• **ACTIVITY**: Pull every line containing "shot" from the entries.

—————

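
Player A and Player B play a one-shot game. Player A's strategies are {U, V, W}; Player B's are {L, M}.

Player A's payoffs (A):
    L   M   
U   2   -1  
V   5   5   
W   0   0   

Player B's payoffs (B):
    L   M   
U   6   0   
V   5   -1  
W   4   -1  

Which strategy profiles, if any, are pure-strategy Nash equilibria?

(V, L)

A profile is a Nash equilibrium when each player is best-responding to the other.
Player A's best responses — vs L: V (payoff 5); vs M: V (payoff 5).
Player B's best responses — vs U: L (payoff 6); vs V: L (payoff 5); vs W: L (payoff 4).
The only mutual best response is (V, L); neither player gains by switching there.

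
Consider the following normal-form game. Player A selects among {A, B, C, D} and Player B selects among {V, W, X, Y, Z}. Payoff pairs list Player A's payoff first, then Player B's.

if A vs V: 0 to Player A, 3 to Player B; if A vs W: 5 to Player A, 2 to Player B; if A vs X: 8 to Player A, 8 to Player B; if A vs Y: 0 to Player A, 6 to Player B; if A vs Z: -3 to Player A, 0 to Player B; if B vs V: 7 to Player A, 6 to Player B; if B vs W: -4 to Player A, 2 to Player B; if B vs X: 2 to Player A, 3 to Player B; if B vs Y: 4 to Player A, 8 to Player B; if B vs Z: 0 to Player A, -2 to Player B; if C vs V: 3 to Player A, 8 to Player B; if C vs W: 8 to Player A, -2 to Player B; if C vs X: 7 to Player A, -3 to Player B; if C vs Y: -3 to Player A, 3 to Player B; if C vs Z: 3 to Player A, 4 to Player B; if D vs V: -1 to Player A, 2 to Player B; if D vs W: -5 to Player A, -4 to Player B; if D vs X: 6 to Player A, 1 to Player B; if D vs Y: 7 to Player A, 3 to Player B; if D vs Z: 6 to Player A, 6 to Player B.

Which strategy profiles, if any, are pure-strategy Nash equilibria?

A profile is a Nash equilibrium when each player is best-responding to the other.
Player A's best responses — vs V: B (payoff 7); vs W: C (payoff 8); vs X: A (payoff 8); vs Y: D (payoff 7); vs Z: D (payoff 6).
Player B's best responses — vs A: X (payoff 8); vs B: Y (payoff 8); vs C: V (payoff 8); vs D: Z (payoff 6).
Mutual best responses occur at (A, X) and (D, Z); at each, neither player gains by switching.

(A, X) and (D, Z)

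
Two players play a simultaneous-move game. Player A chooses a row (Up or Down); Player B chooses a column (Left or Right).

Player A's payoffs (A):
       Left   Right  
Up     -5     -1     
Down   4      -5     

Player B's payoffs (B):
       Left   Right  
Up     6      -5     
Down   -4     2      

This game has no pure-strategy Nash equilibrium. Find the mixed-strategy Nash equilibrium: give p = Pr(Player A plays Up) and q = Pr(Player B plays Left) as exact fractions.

p = 6/17, q = 4/13

In a mixed NE each player is indifferent between their pure strategies, so the opponent's mix sets the indifference.
Player B indifferent between Left and Right: p·6 + (1−p)·(-4) = p·(-5) + (1−p)·2 ⟹ (-4) + 10p = 2 + (-7)p ⟹ p = 6/17.
Player A indifferent between Up and Down: q·(-5) + (1−q)·(-1) = q·4 + (1−q)·(-5) ⟹ (-1) + (-4)q = (-5) + 9q ⟹ q = 4/13.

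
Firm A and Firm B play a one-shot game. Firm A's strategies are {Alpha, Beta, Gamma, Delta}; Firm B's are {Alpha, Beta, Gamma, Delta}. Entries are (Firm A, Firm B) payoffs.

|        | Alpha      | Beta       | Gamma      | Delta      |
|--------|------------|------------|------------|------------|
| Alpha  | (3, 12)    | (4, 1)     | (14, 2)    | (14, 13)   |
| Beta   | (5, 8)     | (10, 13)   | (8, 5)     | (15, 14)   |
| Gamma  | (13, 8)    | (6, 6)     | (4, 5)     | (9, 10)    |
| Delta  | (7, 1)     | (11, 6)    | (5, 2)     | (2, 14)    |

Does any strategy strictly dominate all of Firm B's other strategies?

Delta

A strategy is strictly dominant if it gives Firm B a strictly higher payoff than every other strategy, against every choice by the opponent.
Delta strictly dominates: vs Alpha: 13 > each of {12, 1, 2}; vs Beta: 14 > each of {8, 13, 5}; vs Gamma: 10 > each of {8, 6, 5}; vs Delta: 14 > each of {1, 6, 2}.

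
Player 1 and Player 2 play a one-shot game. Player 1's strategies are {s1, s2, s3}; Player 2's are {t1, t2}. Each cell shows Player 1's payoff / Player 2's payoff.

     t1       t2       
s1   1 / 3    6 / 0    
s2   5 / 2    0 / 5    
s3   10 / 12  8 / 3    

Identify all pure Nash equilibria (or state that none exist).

(s3, t1)

Check mutual best responses: a cell is a NE iff neither player can gain by unilaterally deviating.
Player 1's best responses — vs t1: s3 (payoff 10); vs t2: s3 (payoff 8).
Player 2's best responses — vs s1: t1 (payoff 3); vs s2: t2 (payoff 5); vs s3: t1 (payoff 12).
The only mutual best response is (s3, t1); neither player gains by switching there.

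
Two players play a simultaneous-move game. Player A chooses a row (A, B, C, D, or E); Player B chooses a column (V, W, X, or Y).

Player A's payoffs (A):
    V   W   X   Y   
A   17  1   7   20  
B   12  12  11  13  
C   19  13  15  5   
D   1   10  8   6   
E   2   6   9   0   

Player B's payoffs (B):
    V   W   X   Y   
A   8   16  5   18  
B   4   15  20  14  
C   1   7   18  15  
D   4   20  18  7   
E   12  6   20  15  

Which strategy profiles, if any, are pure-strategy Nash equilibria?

(A, Y) and (C, X)

Find each player's best response to every opponent strategy; NE are the intersections.
Player A's best responses — vs V: C (payoff 19); vs W: C (payoff 13); vs X: C (payoff 15); vs Y: A (payoff 20).
Player B's best responses — vs A: Y (payoff 18); vs B: X (payoff 20); vs C: X (payoff 18); vs D: W (payoff 20); vs E: X (payoff 20).
Mutual best responses occur at (A, Y) and (C, X); at each, neither player gains by switching.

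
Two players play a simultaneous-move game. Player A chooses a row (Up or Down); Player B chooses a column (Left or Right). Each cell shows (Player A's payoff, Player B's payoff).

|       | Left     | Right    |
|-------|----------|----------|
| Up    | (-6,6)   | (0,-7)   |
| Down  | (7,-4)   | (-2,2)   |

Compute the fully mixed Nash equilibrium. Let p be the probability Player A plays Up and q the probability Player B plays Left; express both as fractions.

Each player's mixing probability is pinned down by making the *other* player indifferent.
Player B indifferent between Left and Right: p·6 + (1−p)·(-4) = p·(-7) + (1−p)·2 ⟹ (-4) + 10p = 2 + (-9)p ⟹ p = 6/19.
Player A indifferent between Up and Down: q·(-6) + (1−q)·0 = q·7 + (1−q)·(-2) ⟹ 0 + (-6)q = (-2) + 9q ⟹ q = 2/15.

p = 6/19, q = 2/15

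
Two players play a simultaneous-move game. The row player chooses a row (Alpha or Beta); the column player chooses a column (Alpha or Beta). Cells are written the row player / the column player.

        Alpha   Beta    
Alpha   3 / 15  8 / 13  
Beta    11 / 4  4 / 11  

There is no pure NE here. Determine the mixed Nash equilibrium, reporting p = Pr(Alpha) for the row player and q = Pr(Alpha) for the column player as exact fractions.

p = 7/9, q = 1/3

In a mixed NE each player is indifferent between their pure strategies, so the opponent's mix sets the indifference.
The column player indifferent between Alpha and Beta: p·15 + (1−p)·4 = p·13 + (1−p)·11 ⟹ 4 + 11p = 11 + 2p ⟹ p = 7/9.
The row player indifferent between Alpha and Beta: q·3 + (1−q)·8 = q·11 + (1−q)·4 ⟹ 8 + (-5)q = 4 + 7q ⟹ q = 1/3.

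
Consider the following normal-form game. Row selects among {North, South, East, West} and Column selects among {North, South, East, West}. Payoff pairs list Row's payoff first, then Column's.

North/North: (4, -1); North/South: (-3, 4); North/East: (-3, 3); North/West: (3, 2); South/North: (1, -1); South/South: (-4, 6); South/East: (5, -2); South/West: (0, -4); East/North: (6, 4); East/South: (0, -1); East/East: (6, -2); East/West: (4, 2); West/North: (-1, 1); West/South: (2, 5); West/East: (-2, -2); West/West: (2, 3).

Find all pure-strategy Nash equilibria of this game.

(East, North) and (West, South)

Find each player's best response to every opponent strategy; NE are the intersections.
Row's best responses — vs North: East (payoff 6); vs South: West (payoff 2); vs East: East (payoff 6); vs West: East (payoff 4).
Column's best responses — vs North: South (payoff 4); vs South: South (payoff 6); vs East: North (payoff 4); vs West: South (payoff 5).
Mutual best responses occur at (East, North) and (West, South); at each, neither player gains by switching.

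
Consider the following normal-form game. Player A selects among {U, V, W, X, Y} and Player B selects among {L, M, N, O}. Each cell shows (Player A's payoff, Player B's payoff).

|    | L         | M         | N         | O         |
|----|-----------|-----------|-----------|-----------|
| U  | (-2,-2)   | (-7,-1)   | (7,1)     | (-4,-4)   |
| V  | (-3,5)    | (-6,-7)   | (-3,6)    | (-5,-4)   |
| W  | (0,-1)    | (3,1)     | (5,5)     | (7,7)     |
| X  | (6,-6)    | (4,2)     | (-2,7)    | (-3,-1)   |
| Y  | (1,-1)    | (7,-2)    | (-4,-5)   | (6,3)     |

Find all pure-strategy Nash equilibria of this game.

(U, N) and (W, O)

A profile is a Nash equilibrium when each player is best-responding to the other.
Player A's best responses — vs L: X (payoff 6); vs M: Y (payoff 7); vs N: U (payoff 7); vs O: W (payoff 7).
Player B's best responses — vs U: N (payoff 1); vs V: N (payoff 6); vs W: O (payoff 7); vs X: N (payoff 7); vs Y: O (payoff 3).
Mutual best responses occur at (U, N) and (W, O); at each, neither player gains by switching.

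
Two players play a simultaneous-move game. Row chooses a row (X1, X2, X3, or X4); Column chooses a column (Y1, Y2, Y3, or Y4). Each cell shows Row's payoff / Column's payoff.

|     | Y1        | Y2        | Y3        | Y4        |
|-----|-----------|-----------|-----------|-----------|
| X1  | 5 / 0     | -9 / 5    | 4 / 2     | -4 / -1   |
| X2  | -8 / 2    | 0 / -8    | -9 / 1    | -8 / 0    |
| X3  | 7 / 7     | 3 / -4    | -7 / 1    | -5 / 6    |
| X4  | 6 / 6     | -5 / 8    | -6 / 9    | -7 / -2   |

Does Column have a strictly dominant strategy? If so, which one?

None

A strategy is strictly dominant if it gives Column a strictly higher payoff than every other strategy, against every choice by the opponent.
Y1 is not dominant: against X1, Y2 gives 5 > 0.
Y2 is not dominant: against X2, Y1 gives 2 > -8.
Y3 is not dominant: against X1, Y2 gives 5 > 2.
Y4 is not dominant: against X1, Y1 gives 0 > -1.
No single strategy is best against every opponent action.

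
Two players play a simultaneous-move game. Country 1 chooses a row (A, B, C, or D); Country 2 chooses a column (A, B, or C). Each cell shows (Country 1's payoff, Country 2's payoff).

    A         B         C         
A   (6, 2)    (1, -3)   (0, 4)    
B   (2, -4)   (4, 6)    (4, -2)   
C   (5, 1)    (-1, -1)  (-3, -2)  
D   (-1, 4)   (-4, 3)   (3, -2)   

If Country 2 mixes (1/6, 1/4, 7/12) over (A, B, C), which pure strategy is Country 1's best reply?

B

Compute Country 1's expected payoff from each pure strategy against the given mix.
A: (1/6)·6 + (1/4)·1 + (7/12)·0 = 5/4
B: (1/6)·2 + (1/4)·4 + (7/12)·4 = 11/3
C: (1/6)·5 + (1/4)·(-1) + (7/12)·(-3) = -7/6
D: (1/6)·(-1) + (1/4)·(-4) + (7/12)·3 = 7/12
Highest expected payoff is 11/3, from B.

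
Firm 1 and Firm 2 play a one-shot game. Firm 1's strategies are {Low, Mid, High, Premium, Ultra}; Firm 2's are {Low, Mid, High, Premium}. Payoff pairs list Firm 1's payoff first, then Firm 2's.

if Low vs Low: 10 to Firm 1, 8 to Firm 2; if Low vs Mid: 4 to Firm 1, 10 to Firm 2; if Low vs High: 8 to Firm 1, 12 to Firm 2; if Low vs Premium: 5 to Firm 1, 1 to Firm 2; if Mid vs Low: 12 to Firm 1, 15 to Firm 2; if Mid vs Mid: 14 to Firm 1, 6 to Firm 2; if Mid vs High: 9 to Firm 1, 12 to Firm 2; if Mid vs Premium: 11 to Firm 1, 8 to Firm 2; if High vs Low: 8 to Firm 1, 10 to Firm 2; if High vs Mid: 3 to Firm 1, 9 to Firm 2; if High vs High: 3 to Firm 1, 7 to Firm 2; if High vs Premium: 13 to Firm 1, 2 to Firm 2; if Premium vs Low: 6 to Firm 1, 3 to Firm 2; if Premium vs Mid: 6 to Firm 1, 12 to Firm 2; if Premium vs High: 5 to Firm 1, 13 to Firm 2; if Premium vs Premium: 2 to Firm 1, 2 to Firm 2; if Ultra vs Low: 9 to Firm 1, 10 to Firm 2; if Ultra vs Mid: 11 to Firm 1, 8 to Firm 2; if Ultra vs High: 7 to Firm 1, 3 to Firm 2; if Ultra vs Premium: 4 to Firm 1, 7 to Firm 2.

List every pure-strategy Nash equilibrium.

(Mid, Low)

A profile is a Nash equilibrium when each player is best-responding to the other.
Firm 1's best responses — vs Low: Mid (payoff 12); vs Mid: Mid (payoff 14); vs High: Mid (payoff 9); vs Premium: High (payoff 13).
Firm 2's best responses — vs Low: High (payoff 12); vs Mid: Low (payoff 15); vs High: Low (payoff 10); vs Premium: High (payoff 13); vs Ultra: Low (payoff 10).
The only mutual best response is (Mid, Low); neither player gains by switching there.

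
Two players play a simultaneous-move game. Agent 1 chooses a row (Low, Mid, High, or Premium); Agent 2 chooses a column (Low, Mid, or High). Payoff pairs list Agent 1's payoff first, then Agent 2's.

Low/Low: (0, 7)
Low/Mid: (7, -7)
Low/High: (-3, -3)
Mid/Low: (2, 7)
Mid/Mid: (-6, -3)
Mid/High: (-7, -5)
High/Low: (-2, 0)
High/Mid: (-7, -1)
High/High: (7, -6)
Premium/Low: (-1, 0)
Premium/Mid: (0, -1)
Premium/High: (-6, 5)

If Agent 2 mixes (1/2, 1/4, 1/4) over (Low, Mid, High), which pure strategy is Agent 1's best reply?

Compute Agent 1's expected payoff from each pure strategy against the given mix.
Low: (1/2)·0 + (1/4)·7 + (1/4)·(-3) = 1
Mid: (1/2)·2 + (1/4)·(-6) + (1/4)·(-7) = -9/4
High: (1/2)·(-2) + (1/4)·(-7) + (1/4)·7 = -1
Premium: (1/2)·(-1) + (1/4)·0 + (1/4)·(-6) = -2
Highest expected payoff is 1, from Low.

Low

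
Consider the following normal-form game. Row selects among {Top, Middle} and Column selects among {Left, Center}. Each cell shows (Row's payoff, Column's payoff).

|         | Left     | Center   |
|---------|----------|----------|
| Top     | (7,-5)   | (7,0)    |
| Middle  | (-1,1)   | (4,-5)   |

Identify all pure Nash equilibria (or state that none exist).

Find each player's best response to every opponent strategy; NE are the intersections.
Row's best responses — vs Left: Top (payoff 7); vs Center: Top (payoff 7).
Column's best responses — vs Top: Center (payoff 0); vs Middle: Left (payoff 1).
The only mutual best response is (Top, Center); neither player gains by switching there.

(Top, Center)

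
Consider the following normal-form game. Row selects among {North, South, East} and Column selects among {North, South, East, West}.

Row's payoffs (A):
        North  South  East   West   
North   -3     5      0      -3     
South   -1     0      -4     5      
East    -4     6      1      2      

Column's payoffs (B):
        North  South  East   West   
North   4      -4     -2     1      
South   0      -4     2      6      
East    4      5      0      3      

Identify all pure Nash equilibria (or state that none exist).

Check mutual best responses: a cell is a NE iff neither player can gain by unilaterally deviating.
Row's best responses — vs North: South (payoff -1); vs South: East (payoff 6); vs East: East (payoff 1); vs West: South (payoff 5).
Column's best responses — vs North: North (payoff 4); vs South: West (payoff 6); vs East: South (payoff 5).
Mutual best responses occur at (South, West) and (East, South); at each, neither player gains by switching.

(South, West) and (East, South)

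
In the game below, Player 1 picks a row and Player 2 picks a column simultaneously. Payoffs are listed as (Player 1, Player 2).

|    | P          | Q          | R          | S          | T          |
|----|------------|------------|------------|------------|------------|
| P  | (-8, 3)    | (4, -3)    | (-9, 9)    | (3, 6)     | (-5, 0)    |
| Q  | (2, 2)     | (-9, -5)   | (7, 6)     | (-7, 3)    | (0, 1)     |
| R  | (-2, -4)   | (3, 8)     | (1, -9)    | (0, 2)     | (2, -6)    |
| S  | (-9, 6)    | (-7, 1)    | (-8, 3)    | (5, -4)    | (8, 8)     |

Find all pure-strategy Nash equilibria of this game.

(Q, R) and (S, T)

Check mutual best responses: a cell is a NE iff neither player can gain by unilaterally deviating.
Player 1's best responses — vs P: Q (payoff 2); vs Q: P (payoff 4); vs R: Q (payoff 7); vs S: S (payoff 5); vs T: S (payoff 8).
Player 2's best responses — vs P: R (payoff 9); vs Q: R (payoff 6); vs R: Q (payoff 8); vs S: T (payoff 8).
Mutual best responses occur at (Q, R) and (S, T); at each, neither player gains by switching.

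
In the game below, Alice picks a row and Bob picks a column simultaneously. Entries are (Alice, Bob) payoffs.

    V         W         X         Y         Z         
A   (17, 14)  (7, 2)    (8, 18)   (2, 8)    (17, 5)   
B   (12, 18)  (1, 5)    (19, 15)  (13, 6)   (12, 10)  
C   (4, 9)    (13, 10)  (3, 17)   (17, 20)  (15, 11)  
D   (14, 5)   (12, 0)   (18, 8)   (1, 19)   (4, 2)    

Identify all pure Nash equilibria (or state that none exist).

(C, Y)

Find each player's best response to every opponent strategy; NE are the intersections.
Alice's best responses — vs V: A (payoff 17); vs W: C (payoff 13); vs X: B (payoff 19); vs Y: C (payoff 17); vs Z: A (payoff 17).
Bob's best responses — vs A: X (payoff 18); vs B: V (payoff 18); vs C: Y (payoff 20); vs D: Y (payoff 19).
The only mutual best response is (C, Y); neither player gains by switching there.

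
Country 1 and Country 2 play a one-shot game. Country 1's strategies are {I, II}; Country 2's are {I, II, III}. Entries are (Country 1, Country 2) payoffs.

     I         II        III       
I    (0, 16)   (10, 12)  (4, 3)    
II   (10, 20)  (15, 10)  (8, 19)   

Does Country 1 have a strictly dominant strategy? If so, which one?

A strategy is strictly dominant if it gives Country 1 a strictly higher payoff than every other strategy, against every choice by the opponent.
II strictly dominates: vs I: 10 > 0; vs II: 15 > 10; vs III: 8 > 4.

II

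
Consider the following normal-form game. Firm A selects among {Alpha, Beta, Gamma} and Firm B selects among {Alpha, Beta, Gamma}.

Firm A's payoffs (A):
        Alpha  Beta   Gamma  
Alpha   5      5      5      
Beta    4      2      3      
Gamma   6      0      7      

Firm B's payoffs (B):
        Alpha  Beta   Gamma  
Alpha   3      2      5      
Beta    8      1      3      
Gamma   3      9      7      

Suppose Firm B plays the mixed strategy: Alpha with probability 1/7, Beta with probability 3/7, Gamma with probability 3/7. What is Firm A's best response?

Alpha

Firm A's best reply maximizes expected payoff against the mix.
Alpha: (1/7)·5 + (3/7)·5 + (3/7)·5 = 5
Beta: (1/7)·4 + (3/7)·2 + (3/7)·3 = 19/7
Gamma: (1/7)·6 + (3/7)·0 + (3/7)·7 = 27/7
Highest expected payoff is 5, from Alpha.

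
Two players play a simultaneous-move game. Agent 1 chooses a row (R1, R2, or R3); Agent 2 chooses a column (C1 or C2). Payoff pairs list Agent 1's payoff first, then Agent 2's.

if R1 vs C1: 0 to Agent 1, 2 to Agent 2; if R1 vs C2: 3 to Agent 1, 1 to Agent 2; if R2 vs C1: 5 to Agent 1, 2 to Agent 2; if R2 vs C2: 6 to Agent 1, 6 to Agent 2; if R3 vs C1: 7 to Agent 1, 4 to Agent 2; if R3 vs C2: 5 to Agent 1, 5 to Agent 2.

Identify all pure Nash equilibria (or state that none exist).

Find each player's best response to every opponent strategy; NE are the intersections.
Agent 1's best responses — vs C1: R3 (payoff 7); vs C2: R2 (payoff 6).
Agent 2's best responses — vs R1: C1 (payoff 2); vs R2: C2 (payoff 6); vs R3: C2 (payoff 5).
The only mutual best response is (R2, C2); neither player gains by switching there.

(R2, C2)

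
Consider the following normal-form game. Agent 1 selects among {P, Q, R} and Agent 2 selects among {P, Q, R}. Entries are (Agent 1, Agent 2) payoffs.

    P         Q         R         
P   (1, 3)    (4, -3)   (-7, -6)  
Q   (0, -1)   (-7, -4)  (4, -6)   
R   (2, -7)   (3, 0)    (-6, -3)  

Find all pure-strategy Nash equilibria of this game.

Find each player's best response to every opponent strategy; NE are the intersections.
Agent 1's best responses — vs P: R (payoff 2); vs Q: P (payoff 4); vs R: Q (payoff 4).
Agent 2's best responses — vs P: P (payoff 3); vs Q: P (payoff -1); vs R: Q (payoff 0).
No cell has both players best-responding. For instance, Agent 1's best reply to Q is P, but against P Agent 2 prefers P over Q.

No pure-strategy Nash equilibrium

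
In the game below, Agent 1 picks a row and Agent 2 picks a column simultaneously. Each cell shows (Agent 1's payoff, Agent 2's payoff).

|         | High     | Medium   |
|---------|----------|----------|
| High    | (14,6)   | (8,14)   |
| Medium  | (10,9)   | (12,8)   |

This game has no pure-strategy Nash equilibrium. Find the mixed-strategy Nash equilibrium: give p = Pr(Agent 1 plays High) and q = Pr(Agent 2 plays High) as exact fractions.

p = 1/9, q = 1/2

In a mixed NE each player is indifferent between their pure strategies, so the opponent's mix sets the indifference.
Agent 2 indifferent between High and Medium: p·6 + (1−p)·9 = p·14 + (1−p)·8 ⟹ 9 + (-3)p = 8 + 6p ⟹ p = 1/9.
Agent 1 indifferent between High and Medium: q·14 + (1−q)·8 = q·10 + (1−q)·12 ⟹ 8 + 6q = 12 + (-2)q ⟹ q = 1/2.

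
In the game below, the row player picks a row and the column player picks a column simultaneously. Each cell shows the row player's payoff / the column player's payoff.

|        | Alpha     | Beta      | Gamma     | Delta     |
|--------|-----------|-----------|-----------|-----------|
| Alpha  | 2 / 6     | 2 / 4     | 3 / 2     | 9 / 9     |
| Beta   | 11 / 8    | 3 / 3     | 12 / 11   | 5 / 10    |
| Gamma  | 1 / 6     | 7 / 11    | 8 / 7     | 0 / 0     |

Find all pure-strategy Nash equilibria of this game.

(Alpha, Delta), (Beta, Gamma), and (Gamma, Beta)

Find each player's best response to every opponent strategy; NE are the intersections.
The row player's best responses — vs Alpha: Beta (payoff 11); vs Beta: Gamma (payoff 7); vs Gamma: Beta (payoff 12); vs Delta: Alpha (payoff 9).
The column player's best responses — vs Alpha: Delta (payoff 9); vs Beta: Gamma (payoff 11); vs Gamma: Beta (payoff 11).
Mutual best responses occur at (Alpha, Delta), (Beta, Gamma), and (Gamma, Beta); at each, neither player gains by switching.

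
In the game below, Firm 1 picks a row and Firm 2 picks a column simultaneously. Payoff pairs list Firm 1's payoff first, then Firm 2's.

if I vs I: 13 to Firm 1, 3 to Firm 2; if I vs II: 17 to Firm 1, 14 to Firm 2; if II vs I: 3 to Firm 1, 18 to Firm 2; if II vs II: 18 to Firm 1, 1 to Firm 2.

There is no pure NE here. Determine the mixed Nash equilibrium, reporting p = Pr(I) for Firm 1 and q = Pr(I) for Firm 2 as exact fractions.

In a mixed NE each player is indifferent between their pure strategies, so the opponent's mix sets the indifference.
Firm 2 indifferent between I and II: p·3 + (1−p)·18 = p·14 + (1−p)·1 ⟹ 18 + (-15)p = 1 + 13p ⟹ p = 17/28.
Firm 1 indifferent between I and II: q·13 + (1−q)·17 = q·3 + (1−q)·18 ⟹ 17 + (-4)q = 18 + (-15)q ⟹ q = 1/11.

p = 17/28, q = 1/11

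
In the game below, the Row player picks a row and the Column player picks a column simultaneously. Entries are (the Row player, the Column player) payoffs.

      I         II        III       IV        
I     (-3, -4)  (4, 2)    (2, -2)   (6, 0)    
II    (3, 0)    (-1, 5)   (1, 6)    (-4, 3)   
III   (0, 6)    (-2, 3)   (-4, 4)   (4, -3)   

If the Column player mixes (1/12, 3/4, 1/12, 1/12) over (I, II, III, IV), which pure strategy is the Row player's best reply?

I

Compute the Row player's expected payoff from each pure strategy against the given mix.
I: (1/12)·(-3) + (3/4)·4 + (1/12)·2 + (1/12)·6 = 41/12
II: (1/12)·3 + (3/4)·(-1) + (1/12)·1 + (1/12)·(-4) = -3/4
III: (1/12)·0 + (3/4)·(-2) + (1/12)·(-4) + (1/12)·4 = -3/2
Highest expected payoff is 41/12, from I.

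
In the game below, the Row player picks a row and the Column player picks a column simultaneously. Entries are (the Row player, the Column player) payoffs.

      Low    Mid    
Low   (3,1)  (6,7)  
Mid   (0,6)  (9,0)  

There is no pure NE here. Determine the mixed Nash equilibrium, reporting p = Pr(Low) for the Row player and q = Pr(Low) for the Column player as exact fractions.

In a mixed NE each player is indifferent between their pure strategies, so the opponent's mix sets the indifference.
The Column player indifferent between Low and Mid: p·1 + (1−p)·6 = p·7 + (1−p)·0 ⟹ 6 + (-5)p = 0 + 7p ⟹ p = 1/2.
The Row player indifferent between Low and Mid: q·3 + (1−q)·6 = q·0 + (1−q)·9 ⟹ 6 + (-3)q = 9 + (-9)q ⟹ q = 1/2.

p = 1/2, q = 1/2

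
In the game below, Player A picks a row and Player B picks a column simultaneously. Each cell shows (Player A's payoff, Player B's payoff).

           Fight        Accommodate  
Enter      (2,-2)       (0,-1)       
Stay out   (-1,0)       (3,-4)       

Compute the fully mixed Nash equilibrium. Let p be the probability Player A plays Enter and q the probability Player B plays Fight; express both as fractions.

p = 4/5, q = 1/2

Each player's mixing probability is pinned down by making the *other* player indifferent.
Player B indifferent between Fight and Accommodate: p·(-2) + (1−p)·0 = p·(-1) + (1−p)·(-4) ⟹ 0 + (-2)p = (-4) + 3p ⟹ p = 4/5.
Player A indifferent between Enter and Stay out: q·2 + (1−q)·0 = q·(-1) + (1−q)·3 ⟹ 0 + 2q = 3 + (-4)q ⟹ q = 1/2.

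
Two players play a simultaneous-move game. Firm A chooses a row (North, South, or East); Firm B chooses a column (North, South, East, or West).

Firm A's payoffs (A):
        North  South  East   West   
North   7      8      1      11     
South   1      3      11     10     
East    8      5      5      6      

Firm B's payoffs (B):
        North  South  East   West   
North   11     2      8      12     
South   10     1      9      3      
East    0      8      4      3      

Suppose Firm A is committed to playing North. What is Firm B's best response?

With Firm A fixed at North, Firm B's payoffs are: North → 11, South → 2, East → 8, West → 12.
The maximum is 12, achieved by West.

West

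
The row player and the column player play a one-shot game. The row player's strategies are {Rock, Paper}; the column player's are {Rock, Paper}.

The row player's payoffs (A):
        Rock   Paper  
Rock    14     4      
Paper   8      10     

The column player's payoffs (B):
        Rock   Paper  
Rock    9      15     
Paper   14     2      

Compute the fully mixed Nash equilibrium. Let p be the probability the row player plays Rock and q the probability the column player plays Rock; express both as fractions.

Each player's mixing probability is pinned down by making the *other* player indifferent.
The column player indifferent between Rock and Paper: p·9 + (1−p)·14 = p·15 + (1−p)·2 ⟹ 14 + (-5)p = 2 + 13p ⟹ p = 2/3.
The row player indifferent between Rock and Paper: q·14 + (1−q)·4 = q·8 + (1−q)·10 ⟹ 4 + 10q = 10 + (-2)q ⟹ q = 1/2.

p = 2/3, q = 1/2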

—————

• **RESPONSE TO THE EXERCISE**:
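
Player A and Player B play a one-shot game. Player A's strategies are {U, V, W}; Player B's are {L, M}.
Firm A and Firm B play a one-shot game. Firm A's strategies are {Alpha, Beta, Gamma, Delta}; Firm B's are {Alpha, Beta, Gamma, Delta}. Entries are (Firm A, Firm B) payoffs.
Player 1 and Player 2 play a one-shot game. Player 1's strategies are {s1, s2, s3}; Player 2's are {t1, t2}. Each cell shows Player 1's payoff / Player 2's payoff.
Firm 1 and Firm 2 play a one-shot game. Firm 1's strategies are {Low, Mid, High, Premium, Ultra}; Firm 2's are {Low, Mid, High, Premium}. Payoff pairs list Firm 1's payoff first, then Firm 2's.
Country 1 and Country 2 play a one-shot game. Country 1's strategies are {I, II}; Country 2's are {I, II, III}. Entries are (Country 1, Country 2) payoffs.
The row player and the column player play a one-shot game. The row player's strategies are {Rock, Paper}; the column player's are {Rock, Paper}.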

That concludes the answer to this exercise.